### EXERCISE
What are the lines of the listing below, word for word, from the first down to the one that contains "q^4 - 11*q^3"?

### STUDY MATERIAL
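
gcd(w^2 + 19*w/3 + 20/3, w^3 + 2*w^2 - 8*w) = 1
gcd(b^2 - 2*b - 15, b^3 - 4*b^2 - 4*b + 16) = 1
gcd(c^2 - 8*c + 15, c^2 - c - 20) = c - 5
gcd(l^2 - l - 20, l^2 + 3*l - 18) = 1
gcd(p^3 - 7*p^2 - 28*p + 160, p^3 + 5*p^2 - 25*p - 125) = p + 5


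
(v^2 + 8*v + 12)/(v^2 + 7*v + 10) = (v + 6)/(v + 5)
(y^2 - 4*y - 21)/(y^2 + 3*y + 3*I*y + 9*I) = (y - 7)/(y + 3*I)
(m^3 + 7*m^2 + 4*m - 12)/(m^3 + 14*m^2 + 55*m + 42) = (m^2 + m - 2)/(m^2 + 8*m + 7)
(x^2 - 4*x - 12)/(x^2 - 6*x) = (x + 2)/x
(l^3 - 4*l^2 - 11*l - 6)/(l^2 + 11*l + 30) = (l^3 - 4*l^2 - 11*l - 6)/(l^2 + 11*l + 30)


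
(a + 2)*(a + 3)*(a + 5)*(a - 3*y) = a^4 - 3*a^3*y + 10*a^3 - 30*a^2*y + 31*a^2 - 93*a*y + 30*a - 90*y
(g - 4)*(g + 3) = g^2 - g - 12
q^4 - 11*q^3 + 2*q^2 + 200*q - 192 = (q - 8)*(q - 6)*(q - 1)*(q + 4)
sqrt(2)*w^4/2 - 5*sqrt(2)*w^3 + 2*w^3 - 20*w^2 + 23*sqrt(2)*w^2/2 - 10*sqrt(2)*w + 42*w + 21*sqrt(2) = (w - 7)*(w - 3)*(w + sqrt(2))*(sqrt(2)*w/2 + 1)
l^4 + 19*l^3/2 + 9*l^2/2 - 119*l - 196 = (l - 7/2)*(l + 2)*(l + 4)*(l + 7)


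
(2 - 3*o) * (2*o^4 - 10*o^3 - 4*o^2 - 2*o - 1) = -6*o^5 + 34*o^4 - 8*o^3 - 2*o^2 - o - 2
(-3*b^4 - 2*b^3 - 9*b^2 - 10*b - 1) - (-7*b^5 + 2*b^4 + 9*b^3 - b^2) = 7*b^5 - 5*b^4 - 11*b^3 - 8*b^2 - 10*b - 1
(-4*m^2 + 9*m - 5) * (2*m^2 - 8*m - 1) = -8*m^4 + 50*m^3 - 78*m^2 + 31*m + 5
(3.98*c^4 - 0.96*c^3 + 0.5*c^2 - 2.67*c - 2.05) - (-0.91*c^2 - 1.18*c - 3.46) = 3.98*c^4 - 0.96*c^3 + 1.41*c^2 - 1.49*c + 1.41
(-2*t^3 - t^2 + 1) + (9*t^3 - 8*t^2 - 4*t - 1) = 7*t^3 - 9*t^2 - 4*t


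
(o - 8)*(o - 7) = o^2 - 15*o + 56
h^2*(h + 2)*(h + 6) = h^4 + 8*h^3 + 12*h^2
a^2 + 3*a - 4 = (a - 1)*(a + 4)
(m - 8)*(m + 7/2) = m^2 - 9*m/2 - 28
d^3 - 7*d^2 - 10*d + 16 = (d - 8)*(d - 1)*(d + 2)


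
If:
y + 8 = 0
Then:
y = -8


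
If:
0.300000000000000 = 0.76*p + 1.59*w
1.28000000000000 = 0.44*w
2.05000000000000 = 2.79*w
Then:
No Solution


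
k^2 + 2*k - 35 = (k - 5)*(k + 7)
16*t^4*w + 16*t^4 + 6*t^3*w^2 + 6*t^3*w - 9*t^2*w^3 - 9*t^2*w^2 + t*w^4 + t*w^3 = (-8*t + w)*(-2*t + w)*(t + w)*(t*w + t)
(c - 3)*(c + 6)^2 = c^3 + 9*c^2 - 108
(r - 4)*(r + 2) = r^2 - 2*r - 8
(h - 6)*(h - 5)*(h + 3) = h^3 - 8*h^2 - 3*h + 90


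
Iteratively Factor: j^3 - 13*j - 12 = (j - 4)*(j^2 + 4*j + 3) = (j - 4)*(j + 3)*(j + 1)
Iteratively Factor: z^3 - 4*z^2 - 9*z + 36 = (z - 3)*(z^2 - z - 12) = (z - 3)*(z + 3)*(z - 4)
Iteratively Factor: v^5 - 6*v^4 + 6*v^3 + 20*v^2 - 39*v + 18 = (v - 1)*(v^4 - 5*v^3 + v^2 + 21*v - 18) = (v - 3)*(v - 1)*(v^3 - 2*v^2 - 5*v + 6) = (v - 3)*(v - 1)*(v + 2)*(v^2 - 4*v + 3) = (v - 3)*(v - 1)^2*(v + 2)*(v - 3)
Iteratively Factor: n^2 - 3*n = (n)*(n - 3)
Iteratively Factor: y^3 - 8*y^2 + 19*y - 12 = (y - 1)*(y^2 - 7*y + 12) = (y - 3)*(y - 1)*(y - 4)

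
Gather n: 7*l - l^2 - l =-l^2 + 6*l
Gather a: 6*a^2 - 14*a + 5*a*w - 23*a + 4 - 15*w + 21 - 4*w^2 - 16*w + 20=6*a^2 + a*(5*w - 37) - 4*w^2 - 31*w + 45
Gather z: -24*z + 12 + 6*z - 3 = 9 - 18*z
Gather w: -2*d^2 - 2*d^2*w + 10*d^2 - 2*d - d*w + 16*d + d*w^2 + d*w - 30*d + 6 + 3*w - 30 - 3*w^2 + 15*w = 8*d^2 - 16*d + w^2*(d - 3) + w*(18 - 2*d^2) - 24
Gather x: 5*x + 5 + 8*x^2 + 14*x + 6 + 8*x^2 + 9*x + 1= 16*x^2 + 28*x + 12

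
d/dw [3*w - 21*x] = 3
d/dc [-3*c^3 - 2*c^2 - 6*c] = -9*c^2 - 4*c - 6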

### TASK ANSWER
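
gcd(w^2 + 19*w/3 + 20/3, w^3 + 2*w^2 - 8*w) = 1
gcd(b^2 - 2*b - 15, b^3 - 4*b^2 - 4*b + 16) = 1
gcd(c^2 - 8*c + 15, c^2 - c - 20) = c - 5
gcd(l^2 - l - 20, l^2 + 3*l - 18) = 1
gcd(p^3 - 7*p^2 - 28*p + 160, p^3 + 5*p^2 - 25*p - 125) = p + 5


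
(v^2 + 8*v + 12)/(v^2 + 7*v + 10) = (v + 6)/(v + 5)
(y^2 - 4*y - 21)/(y^2 + 3*y + 3*I*y + 9*I) = (y - 7)/(y + 3*I)
(m^3 + 7*m^2 + 4*m - 12)/(m^3 + 14*m^2 + 55*m + 42) = (m^2 + m - 2)/(m^2 + 8*m + 7)
(x^2 - 4*x - 12)/(x^2 - 6*x) = (x + 2)/x
(l^3 - 4*l^2 - 11*l - 6)/(l^2 + 11*l + 30) = (l^3 - 4*l^2 - 11*l - 6)/(l^2 + 11*l + 30)


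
(a + 2)*(a + 3)*(a + 5)*(a - 3*y) = a^4 - 3*a^3*y + 10*a^3 - 30*a^2*y + 31*a^2 - 93*a*y + 30*a - 90*y
(g - 4)*(g + 3) = g^2 - g - 12
q^4 - 11*q^3 + 2*q^2 + 200*q - 192 = (q - 8)*(q - 6)*(q - 1)*(q + 4)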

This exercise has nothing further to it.